- Your objective
If "shape" shows up in a line of the material, return that line.

- Available data
--------------------------------------------------

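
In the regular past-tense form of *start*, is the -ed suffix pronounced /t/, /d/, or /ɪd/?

The stem *start* ends in /t/ or /d/.
The -ed suffix is realized as /ɪd/ after /t, d/; as /t/ after other voiceless consonants; and as /d/ after other voiced sounds.
So -ed on *start* is pronounced /ɪd/.

/ɪd/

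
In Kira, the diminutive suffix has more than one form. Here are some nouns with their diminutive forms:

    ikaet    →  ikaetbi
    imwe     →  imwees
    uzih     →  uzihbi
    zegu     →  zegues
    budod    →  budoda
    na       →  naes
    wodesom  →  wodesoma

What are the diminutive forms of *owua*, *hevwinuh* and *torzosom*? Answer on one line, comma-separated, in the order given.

The pattern is voicing of the final sound: -bi when the stem ends in a voiceless consonant (*ikaet*, *uzih*); -a when the stem ends in a voiced consonant (*budod*, *wodesom*); -es when the stem ends in a vowel (*imwe*, *zegu*, *na*).
Since the final sound of *owua* is /a/ (a vowel), it takes -es, giving *owuaes*.
*hevwinuh*: final sound = /h/, a voiceless consonant → -bi → *hevwinuhbi*.
The final sound of *torzosom* is /m/, which is a voiced consonant, so the suffix is -a, giving *torzosoma*.

owuaes, hevwinuhbi, torzosoma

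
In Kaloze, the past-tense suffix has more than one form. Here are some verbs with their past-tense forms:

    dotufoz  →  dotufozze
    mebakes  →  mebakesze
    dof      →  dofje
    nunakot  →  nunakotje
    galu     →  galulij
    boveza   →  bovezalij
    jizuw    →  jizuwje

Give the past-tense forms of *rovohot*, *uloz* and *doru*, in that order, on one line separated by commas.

rovohotje, ulozze, dorulij

Looking at the final sound of each stem: -ze when the stem ends in a sibilant (*dotufoz*, *mebakes*); -je when the stem ends in a non-sibilant consonant (*dof*, *nunakot*, *jizuw*); -lij when the stem ends in a vowel (*galu*, *boveza*).
*rovohot*: final sound = /t/, a non-sibilant consonant → -je → *rovohotje*.
Since the final sound of *uloz* is /z/ (a sibilant), it takes -ze, giving *ulozze*.
Since the final sound of *doru* is /u/ (a vowel), it takes -lij, giving *dorulij*.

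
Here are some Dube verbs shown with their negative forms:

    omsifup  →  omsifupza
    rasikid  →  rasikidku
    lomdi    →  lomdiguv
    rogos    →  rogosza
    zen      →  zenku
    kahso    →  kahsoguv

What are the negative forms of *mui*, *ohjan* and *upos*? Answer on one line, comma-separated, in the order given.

The alternation tracks the final sound of the stem — -za when the stem ends in a voiceless consonant (*omsifup*, *rogos*); -ku when the stem ends in a voiced consonant (*rasikid*, *zen*); -guv when the stem ends in a vowel (*lomdi*, *kahso*).
*mui* — final sound /i/ (a vowel) → -guv → *muiguv*.
The final sound of *ohjan* is /n/, which is a voiced consonant, so the suffix is -ku, giving *ohjanku*.
*upos* — final sound /s/ (a voiceless consonant) → -za → *uposza*.

muiguv, ohjanku, uposza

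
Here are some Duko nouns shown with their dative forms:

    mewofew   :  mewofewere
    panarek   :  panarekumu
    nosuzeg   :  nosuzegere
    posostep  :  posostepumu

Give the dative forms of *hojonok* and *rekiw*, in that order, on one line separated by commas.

hojonokumu, rekiwere

The suffix is conditioned by the final consonant: -umu when the stem ends in a voiceless consonant (*panarek*, *posostep*); -ere when the stem ends in a voiced consonant (*mewofew*, *nosuzeg*).
The final consonant of *hojonok* is /k/, which is voiceless, so the suffix is -umu, giving *hojonokumu*.
*rekiw*: final consonant = /w/, voiced → -ere → *rekiwere*.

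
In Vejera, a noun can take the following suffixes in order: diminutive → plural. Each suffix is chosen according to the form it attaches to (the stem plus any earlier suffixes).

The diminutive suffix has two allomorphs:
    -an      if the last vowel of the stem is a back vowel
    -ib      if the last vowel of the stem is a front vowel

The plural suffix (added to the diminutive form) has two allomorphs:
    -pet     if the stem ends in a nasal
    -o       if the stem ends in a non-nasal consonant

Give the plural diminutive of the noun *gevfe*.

gevfeibo

Since the last vowel of *gevfe* is /e/ (a front vowel), it takes -ib, giving *gevfeib*.
The diminutive form *gevfeib*: final consonant = /b/, non-nasal → -o → *gevfeibo*.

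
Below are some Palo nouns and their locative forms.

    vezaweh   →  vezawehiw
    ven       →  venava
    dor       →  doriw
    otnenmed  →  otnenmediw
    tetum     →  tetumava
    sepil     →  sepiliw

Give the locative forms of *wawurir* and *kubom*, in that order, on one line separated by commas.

The pattern is nasality of the final consonant: -ava when the stem ends in a nasal (*ven*, *tetum*); -iw when the stem ends in a non-nasal consonant (*vezaweh*, *dor*, *otnenmed*, *sepil*).
*wawurir*: final consonant = /r/, non-nasal → -iw → *wawuririw*.
*kubom*: final consonant = /m/, a nasal → -ava → *kubomava*.

wawuririw, kubomava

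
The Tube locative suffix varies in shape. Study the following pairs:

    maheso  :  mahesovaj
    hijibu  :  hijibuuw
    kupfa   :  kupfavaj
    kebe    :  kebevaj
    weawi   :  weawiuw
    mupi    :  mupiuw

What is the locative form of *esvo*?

esvovaj

The suffix is conditioned by the last vowel: -uw when the last vowel of the stem is a high vowel (*hijibu*, *weawi*, *mupi*); -vaj when the last vowel of the stem is a non-high vowel (*maheso*, *kupfa*, *kebe*).
Since the last vowel of *esvo* is /o/ (a non-high vowel), it takes -vaj, giving *esvovaj*.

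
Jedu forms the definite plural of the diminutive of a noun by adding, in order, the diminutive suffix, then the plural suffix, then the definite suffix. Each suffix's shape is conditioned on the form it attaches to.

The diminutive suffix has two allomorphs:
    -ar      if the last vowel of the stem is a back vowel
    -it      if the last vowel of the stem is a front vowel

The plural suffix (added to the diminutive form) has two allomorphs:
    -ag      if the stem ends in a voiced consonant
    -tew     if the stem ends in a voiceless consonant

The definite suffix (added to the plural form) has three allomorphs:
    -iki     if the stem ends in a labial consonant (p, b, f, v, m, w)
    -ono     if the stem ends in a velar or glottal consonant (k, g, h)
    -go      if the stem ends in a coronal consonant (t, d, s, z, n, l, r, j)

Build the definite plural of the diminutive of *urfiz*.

*urfiz*: last vowel = /i/, a front vowel → -it → *urfizit*.
The diminutive form *urfizit*: final consonant = /t/, voiceless → -tew → *urfizittew*.
The plural form *urfizittew*: final consonant = /w/, labial → -iki → *urfizittewiki*.

urfizittewiki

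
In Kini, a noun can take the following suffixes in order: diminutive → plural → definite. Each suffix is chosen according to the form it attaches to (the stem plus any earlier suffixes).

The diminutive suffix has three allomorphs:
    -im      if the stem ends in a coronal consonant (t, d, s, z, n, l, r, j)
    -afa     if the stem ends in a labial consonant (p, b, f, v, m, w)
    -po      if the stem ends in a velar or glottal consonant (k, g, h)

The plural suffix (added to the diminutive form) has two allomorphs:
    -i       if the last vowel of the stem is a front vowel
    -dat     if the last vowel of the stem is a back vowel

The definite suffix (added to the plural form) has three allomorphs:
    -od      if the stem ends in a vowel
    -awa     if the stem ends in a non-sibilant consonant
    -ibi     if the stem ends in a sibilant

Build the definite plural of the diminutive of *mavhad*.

mavhadimiod

*mavhad*: final consonant = /d/, coronal → -im → *mavhadim*.
Since the last vowel of the diminutive form *mavhadim* is /i/ (a front vowel), it takes -i, giving *mavhadimi*.
Since the final sound of the plural form *mavhadimi* is /i/ (a vowel), it takes -od, giving *mavhadimiod*.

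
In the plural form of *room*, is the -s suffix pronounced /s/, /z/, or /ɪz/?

The stem *room* ends in a voiced non-sibilant sound.
The plural suffix surfaces as /ɪz/ after sibilants, /s/ after other voiceless consonants, and /z/ after other voiced sounds.
So the plural -s on *room* is pronounced /z/.

/z/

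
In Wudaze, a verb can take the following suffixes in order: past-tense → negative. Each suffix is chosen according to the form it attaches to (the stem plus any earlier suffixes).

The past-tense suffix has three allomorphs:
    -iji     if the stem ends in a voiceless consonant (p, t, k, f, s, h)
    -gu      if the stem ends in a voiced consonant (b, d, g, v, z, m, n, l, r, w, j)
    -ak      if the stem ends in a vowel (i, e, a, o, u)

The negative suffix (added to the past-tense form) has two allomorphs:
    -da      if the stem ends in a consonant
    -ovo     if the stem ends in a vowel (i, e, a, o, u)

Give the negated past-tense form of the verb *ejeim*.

Since the final sound of *ejeim* is /m/ (a voiced consonant), it takes -gu, giving *ejeimgu*.
Since the final sound of the past-tense form *ejeimgu* is /u/ (a vowel), it takes -ovo, giving *ejeimguovo*.

ejeimguovo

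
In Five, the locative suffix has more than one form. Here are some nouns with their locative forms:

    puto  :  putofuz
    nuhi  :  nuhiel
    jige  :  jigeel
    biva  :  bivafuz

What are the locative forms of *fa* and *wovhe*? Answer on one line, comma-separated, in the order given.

The pattern is front/back vowel harmony: -el when the last vowel of the stem is a front vowel (*nuhi*, *jige*); -fuz when the last vowel of the stem is a back vowel (*puto*, *biva*).
Since the last vowel of *fa* is /a/ (a back vowel), it takes -fuz, giving *fafuz*.
The last vowel of *wovhe* is /e/, which is a front vowel, so the suffix is -el, giving *wovheel*.

fafuz, wovheel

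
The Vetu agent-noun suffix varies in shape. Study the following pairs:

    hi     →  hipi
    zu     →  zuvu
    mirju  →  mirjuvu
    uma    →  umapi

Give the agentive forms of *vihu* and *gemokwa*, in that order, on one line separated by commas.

vihuvu, gemokwapi

The alternation tracks the last vowel of the stem — -vu when the last vowel of the stem is a rounded vowel (*zu*, *mirju*); -pi when the last vowel of the stem is an unrounded vowel (*hi*, *uma*).
*vihu* — last vowel /u/ (a rounded vowel) → -vu → *vihuvu*.
*gemokwa*: last vowel = /a/, an unrounded vowel → -pi → *gemokwapi*.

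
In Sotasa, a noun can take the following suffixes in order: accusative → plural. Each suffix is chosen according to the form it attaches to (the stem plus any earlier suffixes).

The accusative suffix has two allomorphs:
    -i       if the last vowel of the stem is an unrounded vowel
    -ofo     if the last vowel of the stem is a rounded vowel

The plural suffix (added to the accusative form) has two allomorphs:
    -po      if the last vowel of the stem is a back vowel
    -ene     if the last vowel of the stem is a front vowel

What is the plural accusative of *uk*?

ukofopo

Since the last vowel of *uk* is /u/ (a rounded vowel), it takes -ofo, giving *ukofo*.
The accusative form *ukofo* — last vowel /o/ (a back vowel) → -po → *ukofopo*.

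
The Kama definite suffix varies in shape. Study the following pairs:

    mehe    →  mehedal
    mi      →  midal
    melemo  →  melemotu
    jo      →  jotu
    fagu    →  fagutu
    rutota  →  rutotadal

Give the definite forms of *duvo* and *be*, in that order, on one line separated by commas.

The suffix is conditioned by the last vowel: -tu when the last vowel of the stem is a rounded vowel (*melemo*, *jo*, *fagu*); -dal when the last vowel of the stem is an unrounded vowel (*mehe*, *mi*, *rutota*).
Since the last vowel of *duvo* is /o/ (a rounded vowel), it takes -tu, giving *duvotu*.
The last vowel of *be* is /e/, which is an unrounded vowel, so the suffix is -dal, giving *bedal*.

duvotu, bedal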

--------------------------------------------------

- Reply to the task
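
The Tube locative suffix varies in shape. Study the following pairs:
Jedu forms the definite plural of the diminutive of a noun by adding, in order, the diminutive suffix, then the plural suffix, then the definite suffix. Each suffix's shape is conditioned on the form it attaches to.
The Vetu agent-noun suffix varies in shape. Study the following pairs:
The Kama definite suffix varies in shape. Study the following pairs: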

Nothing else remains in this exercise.